Collected data

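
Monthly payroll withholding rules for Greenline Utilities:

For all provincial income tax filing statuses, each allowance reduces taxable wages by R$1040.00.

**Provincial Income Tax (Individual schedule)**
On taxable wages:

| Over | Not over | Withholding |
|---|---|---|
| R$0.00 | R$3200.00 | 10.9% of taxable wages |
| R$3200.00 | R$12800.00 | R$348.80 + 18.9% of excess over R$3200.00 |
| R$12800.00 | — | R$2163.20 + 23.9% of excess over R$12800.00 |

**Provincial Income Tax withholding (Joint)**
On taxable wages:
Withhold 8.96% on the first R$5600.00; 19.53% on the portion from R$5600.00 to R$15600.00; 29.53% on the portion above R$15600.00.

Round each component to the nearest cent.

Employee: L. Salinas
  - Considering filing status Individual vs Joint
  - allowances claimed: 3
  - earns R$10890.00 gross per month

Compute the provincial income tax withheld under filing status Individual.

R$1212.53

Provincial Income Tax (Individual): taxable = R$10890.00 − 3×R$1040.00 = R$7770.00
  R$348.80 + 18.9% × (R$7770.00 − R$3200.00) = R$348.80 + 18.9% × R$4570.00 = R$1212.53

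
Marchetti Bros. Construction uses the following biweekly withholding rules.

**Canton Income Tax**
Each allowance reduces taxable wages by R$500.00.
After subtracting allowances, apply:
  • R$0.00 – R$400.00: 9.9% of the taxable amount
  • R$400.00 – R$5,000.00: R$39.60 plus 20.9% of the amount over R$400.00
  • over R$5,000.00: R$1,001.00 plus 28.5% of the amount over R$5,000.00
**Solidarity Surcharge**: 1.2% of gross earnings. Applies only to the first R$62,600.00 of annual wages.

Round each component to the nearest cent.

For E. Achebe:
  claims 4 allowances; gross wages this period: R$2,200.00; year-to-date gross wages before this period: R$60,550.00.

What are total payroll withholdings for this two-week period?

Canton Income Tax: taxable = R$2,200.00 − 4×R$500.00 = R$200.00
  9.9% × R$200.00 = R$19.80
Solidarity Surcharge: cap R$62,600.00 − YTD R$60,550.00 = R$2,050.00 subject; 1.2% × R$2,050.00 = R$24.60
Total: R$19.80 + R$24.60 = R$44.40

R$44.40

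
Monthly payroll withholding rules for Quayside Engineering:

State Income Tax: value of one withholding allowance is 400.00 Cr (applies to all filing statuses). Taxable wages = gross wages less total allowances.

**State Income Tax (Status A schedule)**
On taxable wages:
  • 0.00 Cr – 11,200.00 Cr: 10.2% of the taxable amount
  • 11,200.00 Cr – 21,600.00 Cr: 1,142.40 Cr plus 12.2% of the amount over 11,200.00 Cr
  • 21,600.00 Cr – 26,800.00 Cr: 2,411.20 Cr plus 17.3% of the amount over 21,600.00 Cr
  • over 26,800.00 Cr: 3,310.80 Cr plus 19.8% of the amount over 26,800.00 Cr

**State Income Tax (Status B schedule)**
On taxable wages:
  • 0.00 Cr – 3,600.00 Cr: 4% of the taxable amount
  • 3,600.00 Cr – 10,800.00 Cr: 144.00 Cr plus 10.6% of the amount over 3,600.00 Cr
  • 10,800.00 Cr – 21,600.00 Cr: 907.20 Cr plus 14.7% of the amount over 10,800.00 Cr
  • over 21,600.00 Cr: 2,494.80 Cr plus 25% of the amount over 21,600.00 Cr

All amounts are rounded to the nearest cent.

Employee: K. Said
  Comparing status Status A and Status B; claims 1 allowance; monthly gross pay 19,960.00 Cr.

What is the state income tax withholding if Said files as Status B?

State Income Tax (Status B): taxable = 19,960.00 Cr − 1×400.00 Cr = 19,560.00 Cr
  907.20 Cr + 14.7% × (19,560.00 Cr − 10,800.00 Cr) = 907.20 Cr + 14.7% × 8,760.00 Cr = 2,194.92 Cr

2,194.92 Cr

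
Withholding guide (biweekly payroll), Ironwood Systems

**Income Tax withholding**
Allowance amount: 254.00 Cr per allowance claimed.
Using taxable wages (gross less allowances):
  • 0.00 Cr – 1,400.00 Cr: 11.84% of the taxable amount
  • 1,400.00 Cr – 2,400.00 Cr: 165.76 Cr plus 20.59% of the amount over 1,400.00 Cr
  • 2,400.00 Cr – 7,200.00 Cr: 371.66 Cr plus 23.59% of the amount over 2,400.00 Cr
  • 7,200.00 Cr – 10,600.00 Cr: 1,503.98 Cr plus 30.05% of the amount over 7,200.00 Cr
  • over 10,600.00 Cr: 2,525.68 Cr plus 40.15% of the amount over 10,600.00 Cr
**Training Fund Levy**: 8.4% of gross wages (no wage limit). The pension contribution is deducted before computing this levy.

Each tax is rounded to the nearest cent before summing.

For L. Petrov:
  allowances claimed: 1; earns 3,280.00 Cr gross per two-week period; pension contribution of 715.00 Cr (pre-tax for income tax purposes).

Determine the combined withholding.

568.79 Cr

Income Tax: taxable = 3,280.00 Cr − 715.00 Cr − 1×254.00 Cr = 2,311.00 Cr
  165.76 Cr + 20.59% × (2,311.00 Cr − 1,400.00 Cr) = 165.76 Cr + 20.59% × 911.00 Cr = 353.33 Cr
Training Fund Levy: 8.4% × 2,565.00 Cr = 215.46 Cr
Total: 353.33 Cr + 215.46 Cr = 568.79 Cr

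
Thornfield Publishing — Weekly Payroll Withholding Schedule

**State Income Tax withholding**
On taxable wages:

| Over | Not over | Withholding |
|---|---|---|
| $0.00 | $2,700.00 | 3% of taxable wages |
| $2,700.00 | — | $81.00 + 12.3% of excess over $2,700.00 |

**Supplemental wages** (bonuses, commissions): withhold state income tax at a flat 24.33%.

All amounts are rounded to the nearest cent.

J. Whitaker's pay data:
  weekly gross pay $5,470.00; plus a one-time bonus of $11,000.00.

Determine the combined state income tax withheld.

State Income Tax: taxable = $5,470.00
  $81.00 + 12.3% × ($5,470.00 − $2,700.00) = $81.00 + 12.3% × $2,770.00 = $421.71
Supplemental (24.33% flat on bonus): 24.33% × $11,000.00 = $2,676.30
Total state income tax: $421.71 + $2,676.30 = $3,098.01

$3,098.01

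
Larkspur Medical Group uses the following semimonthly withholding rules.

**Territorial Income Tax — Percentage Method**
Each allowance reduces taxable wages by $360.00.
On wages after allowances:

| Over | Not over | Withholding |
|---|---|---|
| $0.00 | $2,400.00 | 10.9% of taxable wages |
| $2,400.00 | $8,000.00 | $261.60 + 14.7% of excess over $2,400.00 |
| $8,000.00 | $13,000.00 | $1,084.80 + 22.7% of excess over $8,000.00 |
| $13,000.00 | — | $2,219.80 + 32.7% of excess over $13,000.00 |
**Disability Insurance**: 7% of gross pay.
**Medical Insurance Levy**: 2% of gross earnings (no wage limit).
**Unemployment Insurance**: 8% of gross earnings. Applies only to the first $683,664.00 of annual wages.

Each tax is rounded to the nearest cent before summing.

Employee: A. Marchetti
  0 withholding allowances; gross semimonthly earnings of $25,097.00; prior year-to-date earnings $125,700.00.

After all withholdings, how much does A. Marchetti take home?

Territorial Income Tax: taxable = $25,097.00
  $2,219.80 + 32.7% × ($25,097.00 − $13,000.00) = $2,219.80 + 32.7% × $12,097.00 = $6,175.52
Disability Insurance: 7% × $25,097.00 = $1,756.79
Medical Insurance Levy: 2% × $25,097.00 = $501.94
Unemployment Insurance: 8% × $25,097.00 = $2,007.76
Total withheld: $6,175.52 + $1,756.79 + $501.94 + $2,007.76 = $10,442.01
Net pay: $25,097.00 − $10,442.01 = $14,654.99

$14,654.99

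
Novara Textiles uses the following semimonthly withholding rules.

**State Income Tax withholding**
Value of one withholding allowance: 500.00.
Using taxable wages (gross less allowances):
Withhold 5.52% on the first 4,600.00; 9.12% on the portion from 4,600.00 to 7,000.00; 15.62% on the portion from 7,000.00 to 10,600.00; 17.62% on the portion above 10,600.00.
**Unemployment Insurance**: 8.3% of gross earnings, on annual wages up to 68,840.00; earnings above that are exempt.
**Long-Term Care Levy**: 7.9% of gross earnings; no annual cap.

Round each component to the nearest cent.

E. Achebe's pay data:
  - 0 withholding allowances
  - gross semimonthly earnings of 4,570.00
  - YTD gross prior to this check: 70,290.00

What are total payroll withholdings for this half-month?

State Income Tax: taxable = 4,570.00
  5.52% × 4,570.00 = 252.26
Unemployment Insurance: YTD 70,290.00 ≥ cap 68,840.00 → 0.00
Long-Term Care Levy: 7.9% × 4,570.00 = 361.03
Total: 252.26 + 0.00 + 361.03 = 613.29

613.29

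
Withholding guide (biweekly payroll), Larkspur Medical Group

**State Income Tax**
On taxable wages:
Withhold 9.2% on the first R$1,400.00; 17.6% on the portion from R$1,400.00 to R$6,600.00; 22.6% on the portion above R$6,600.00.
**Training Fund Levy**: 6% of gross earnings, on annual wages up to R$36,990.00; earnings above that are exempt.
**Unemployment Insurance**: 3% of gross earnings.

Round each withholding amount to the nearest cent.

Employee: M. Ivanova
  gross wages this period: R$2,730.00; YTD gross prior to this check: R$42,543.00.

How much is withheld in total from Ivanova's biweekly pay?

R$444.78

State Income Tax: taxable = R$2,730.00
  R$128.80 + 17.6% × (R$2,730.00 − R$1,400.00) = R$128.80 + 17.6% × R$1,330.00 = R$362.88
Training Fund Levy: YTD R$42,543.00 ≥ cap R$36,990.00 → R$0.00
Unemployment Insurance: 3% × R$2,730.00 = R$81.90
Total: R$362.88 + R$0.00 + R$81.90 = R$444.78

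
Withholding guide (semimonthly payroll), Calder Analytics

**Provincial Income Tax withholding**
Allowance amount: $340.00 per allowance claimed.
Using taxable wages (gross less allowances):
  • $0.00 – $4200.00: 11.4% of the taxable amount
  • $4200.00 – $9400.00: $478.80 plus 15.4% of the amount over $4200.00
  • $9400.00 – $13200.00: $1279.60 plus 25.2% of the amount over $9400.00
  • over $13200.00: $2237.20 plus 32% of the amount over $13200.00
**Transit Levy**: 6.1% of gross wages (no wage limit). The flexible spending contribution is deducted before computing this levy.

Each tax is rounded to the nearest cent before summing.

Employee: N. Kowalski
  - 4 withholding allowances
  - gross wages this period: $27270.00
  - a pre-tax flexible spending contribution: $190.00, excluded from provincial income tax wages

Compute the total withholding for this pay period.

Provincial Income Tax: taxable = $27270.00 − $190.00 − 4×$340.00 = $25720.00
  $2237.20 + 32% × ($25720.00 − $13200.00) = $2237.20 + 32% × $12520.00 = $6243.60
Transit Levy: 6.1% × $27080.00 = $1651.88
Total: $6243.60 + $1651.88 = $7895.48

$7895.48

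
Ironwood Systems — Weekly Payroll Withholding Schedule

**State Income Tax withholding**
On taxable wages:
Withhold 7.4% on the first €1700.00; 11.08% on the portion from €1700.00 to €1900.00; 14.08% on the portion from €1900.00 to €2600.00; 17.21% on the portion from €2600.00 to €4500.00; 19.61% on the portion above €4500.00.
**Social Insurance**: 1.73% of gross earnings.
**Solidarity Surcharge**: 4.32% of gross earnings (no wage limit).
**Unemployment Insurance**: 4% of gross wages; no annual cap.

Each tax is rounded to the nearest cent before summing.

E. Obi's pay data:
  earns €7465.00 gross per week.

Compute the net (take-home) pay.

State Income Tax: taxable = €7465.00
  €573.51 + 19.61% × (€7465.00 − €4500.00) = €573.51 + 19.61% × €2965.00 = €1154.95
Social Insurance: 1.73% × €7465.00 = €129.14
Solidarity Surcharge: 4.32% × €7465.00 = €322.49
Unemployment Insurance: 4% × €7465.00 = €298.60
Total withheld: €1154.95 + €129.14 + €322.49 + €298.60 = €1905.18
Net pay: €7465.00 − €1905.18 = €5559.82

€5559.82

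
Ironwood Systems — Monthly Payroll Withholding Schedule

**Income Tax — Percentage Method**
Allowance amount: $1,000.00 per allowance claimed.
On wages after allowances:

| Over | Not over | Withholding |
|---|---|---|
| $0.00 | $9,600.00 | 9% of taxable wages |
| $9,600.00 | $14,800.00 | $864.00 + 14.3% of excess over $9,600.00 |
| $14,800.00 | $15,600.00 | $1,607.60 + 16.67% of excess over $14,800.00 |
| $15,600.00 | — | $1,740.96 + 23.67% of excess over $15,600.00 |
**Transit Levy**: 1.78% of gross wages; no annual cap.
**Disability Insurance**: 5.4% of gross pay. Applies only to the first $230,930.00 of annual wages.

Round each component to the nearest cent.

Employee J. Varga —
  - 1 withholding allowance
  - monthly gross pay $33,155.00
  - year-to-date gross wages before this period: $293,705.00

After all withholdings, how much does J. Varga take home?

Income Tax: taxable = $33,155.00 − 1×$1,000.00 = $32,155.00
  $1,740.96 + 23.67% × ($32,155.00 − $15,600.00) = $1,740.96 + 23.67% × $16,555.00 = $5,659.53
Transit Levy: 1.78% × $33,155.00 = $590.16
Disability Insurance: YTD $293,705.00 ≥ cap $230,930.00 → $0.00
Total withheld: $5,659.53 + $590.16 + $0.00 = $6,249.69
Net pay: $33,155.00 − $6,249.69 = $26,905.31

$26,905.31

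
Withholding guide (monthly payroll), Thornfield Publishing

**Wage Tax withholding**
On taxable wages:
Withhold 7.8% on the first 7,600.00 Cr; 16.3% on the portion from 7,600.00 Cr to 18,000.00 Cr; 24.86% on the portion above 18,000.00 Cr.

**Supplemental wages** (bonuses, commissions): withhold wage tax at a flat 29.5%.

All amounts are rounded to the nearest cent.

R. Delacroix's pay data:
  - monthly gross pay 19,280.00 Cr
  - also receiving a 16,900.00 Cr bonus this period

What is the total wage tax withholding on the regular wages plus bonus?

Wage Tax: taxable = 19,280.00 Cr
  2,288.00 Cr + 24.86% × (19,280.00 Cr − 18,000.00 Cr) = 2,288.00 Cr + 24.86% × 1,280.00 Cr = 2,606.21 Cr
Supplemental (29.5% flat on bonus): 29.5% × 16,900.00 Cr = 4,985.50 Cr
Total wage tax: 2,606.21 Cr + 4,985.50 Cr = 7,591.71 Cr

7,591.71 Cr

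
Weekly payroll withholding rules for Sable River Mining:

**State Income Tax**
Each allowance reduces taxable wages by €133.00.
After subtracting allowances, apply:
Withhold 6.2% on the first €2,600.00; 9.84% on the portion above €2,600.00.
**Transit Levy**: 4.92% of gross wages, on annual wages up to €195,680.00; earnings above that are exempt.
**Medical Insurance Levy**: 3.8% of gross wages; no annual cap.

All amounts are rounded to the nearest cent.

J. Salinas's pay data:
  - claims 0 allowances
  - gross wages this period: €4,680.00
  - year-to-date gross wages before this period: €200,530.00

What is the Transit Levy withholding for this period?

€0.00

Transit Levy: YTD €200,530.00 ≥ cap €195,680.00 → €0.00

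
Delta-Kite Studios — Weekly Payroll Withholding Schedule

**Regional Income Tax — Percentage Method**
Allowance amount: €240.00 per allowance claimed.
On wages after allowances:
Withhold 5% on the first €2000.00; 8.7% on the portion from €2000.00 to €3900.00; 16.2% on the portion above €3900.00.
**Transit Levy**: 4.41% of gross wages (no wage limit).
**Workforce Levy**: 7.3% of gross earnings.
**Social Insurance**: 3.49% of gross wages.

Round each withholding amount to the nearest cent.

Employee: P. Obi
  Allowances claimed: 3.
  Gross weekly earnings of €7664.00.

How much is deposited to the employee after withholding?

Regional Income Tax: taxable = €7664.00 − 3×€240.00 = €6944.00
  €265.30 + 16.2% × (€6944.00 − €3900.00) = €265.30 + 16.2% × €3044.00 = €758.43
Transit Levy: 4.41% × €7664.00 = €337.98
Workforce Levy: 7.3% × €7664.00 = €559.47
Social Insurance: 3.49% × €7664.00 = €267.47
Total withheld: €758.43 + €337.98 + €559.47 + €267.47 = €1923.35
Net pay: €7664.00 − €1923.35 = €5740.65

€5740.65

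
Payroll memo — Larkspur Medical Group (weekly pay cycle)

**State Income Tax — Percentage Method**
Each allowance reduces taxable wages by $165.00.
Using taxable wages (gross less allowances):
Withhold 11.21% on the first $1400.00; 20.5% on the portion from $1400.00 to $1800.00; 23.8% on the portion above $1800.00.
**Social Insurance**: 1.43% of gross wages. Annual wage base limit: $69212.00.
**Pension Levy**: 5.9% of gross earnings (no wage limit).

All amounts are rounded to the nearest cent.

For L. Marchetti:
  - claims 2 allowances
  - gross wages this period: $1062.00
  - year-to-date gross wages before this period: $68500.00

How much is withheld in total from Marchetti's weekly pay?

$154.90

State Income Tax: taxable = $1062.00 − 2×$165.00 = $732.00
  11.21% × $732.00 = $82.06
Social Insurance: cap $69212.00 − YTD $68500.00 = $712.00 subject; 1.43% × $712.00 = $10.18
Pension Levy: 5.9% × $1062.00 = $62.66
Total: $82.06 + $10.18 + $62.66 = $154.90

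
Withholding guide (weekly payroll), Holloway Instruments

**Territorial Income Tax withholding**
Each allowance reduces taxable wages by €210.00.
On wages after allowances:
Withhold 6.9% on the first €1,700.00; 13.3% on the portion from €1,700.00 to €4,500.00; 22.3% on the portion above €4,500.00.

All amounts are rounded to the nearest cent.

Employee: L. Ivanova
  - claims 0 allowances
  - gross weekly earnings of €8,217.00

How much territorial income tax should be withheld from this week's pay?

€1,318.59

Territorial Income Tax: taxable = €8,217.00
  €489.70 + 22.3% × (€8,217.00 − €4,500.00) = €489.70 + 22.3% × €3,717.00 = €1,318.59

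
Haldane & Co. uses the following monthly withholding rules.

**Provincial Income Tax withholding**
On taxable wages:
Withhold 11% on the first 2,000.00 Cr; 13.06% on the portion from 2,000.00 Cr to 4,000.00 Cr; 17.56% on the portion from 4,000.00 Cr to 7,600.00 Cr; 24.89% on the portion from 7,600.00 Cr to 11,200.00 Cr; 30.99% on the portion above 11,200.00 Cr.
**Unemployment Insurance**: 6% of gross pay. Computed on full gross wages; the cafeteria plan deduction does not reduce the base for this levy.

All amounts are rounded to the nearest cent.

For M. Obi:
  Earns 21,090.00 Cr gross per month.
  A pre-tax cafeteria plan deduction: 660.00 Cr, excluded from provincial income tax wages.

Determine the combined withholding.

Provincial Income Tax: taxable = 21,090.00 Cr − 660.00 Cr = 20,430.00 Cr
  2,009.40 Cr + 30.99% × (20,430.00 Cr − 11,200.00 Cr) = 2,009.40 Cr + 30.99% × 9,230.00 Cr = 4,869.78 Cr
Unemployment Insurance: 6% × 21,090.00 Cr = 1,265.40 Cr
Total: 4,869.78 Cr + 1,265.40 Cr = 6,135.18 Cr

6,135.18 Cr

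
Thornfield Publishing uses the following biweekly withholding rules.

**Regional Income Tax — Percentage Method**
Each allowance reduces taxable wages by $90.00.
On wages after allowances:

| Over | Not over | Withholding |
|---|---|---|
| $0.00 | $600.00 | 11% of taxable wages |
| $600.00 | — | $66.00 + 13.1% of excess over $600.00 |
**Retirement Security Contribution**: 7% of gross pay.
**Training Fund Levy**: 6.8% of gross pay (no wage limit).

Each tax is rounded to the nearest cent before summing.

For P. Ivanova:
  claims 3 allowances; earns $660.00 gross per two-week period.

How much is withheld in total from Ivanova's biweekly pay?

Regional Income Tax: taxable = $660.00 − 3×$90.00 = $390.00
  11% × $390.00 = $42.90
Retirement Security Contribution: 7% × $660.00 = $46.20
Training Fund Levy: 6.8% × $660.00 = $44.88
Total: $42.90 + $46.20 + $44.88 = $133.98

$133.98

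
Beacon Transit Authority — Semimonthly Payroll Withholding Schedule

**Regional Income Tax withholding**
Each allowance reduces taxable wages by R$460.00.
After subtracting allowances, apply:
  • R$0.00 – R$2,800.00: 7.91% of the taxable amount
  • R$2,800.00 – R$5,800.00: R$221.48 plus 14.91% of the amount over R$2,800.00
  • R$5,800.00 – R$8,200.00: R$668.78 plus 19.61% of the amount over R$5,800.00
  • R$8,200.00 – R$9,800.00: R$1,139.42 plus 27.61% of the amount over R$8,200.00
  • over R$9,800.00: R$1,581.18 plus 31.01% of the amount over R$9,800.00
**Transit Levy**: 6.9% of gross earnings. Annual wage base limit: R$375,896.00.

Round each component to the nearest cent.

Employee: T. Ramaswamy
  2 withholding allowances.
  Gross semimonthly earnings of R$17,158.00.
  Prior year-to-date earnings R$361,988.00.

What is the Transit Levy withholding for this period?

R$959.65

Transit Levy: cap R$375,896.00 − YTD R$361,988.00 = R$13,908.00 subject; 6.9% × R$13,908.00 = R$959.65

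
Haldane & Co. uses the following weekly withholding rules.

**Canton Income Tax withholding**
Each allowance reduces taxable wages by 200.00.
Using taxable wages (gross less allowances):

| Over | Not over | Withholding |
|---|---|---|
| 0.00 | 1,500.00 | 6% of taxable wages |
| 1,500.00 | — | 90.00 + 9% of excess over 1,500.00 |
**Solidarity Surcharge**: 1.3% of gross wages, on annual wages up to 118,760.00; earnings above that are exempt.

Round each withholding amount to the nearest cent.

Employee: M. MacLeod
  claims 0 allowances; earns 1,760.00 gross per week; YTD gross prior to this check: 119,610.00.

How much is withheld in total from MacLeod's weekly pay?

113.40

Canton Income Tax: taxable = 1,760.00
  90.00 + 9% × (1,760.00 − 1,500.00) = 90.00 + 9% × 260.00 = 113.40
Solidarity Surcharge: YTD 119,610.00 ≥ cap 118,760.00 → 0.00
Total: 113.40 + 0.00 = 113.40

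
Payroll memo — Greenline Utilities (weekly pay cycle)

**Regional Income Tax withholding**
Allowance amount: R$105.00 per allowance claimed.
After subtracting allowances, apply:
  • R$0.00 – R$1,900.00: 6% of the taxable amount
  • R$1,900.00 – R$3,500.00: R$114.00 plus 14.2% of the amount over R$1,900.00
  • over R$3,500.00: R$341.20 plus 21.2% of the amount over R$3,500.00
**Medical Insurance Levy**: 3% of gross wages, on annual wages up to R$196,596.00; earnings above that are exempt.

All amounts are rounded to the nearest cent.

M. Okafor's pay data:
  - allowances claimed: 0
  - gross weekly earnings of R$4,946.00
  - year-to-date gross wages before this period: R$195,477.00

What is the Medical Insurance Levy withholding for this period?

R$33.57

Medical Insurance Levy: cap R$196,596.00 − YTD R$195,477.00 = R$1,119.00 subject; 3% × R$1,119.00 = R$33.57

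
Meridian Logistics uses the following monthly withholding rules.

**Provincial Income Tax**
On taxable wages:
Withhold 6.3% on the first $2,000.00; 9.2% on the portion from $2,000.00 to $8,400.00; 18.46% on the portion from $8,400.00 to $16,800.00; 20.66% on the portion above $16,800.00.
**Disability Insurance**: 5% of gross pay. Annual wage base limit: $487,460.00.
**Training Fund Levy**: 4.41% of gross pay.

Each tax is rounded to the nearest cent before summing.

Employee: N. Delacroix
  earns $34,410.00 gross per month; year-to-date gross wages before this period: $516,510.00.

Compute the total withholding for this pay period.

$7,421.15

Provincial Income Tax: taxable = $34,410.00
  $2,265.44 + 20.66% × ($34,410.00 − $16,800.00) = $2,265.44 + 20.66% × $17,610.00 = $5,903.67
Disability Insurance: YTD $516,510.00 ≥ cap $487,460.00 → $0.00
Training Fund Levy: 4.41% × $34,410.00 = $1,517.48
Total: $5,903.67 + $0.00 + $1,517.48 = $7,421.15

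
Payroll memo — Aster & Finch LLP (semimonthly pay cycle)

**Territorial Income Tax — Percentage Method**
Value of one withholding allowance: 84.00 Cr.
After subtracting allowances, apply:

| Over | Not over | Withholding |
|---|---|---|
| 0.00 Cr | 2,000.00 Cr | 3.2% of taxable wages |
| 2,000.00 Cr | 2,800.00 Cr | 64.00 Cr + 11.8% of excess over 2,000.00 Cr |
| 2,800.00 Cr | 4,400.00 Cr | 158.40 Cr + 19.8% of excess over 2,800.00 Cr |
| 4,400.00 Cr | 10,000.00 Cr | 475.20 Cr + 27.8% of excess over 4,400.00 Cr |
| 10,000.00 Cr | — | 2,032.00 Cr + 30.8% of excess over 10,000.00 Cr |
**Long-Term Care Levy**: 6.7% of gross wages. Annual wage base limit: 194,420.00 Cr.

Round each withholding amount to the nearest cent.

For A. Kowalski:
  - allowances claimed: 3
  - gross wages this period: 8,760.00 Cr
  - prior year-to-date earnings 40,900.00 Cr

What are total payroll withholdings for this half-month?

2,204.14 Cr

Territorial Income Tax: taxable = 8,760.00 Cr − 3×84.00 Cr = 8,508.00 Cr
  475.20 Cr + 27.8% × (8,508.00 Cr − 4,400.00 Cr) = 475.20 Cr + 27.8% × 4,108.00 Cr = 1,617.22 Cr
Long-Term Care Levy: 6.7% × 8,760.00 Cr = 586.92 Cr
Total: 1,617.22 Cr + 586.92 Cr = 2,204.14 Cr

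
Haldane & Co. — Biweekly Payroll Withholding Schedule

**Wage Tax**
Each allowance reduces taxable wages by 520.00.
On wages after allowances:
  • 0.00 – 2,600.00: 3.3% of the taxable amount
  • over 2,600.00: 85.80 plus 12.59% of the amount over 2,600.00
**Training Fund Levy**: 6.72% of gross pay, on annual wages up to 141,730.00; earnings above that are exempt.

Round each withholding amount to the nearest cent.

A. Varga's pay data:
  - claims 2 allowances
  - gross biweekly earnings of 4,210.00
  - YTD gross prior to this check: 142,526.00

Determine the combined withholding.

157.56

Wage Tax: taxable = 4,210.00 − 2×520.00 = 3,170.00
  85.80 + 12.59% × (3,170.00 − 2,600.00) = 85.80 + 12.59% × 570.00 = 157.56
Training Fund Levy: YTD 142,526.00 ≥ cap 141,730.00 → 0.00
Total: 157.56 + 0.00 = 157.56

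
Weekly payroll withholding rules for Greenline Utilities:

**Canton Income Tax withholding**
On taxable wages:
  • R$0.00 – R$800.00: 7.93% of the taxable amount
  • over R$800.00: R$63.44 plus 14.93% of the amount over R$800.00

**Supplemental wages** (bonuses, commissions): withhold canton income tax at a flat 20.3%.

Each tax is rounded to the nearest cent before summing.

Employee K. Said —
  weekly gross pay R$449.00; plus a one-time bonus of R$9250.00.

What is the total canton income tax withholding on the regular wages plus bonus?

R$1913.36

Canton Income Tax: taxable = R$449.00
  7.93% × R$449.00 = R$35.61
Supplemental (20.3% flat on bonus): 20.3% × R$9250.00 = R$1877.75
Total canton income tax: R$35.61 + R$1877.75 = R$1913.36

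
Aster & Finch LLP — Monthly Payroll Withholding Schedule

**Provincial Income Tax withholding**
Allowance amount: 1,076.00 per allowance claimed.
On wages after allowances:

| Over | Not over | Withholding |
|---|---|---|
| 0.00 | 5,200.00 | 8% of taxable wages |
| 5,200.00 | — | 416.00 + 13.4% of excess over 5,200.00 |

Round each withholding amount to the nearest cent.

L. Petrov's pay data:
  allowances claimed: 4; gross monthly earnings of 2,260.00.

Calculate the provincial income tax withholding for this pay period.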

About this exercise: Return exactly, and only, the lines above starting at the line that contains "- gross semimonthly earnings of 4,570.00" and ending at the line that contains "- YTD gross prior to this check: 70,290.00".

Task response:
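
  - gross semimonthly earnings of 4,570.00
  - YTD gross prior to this check: 70,290.00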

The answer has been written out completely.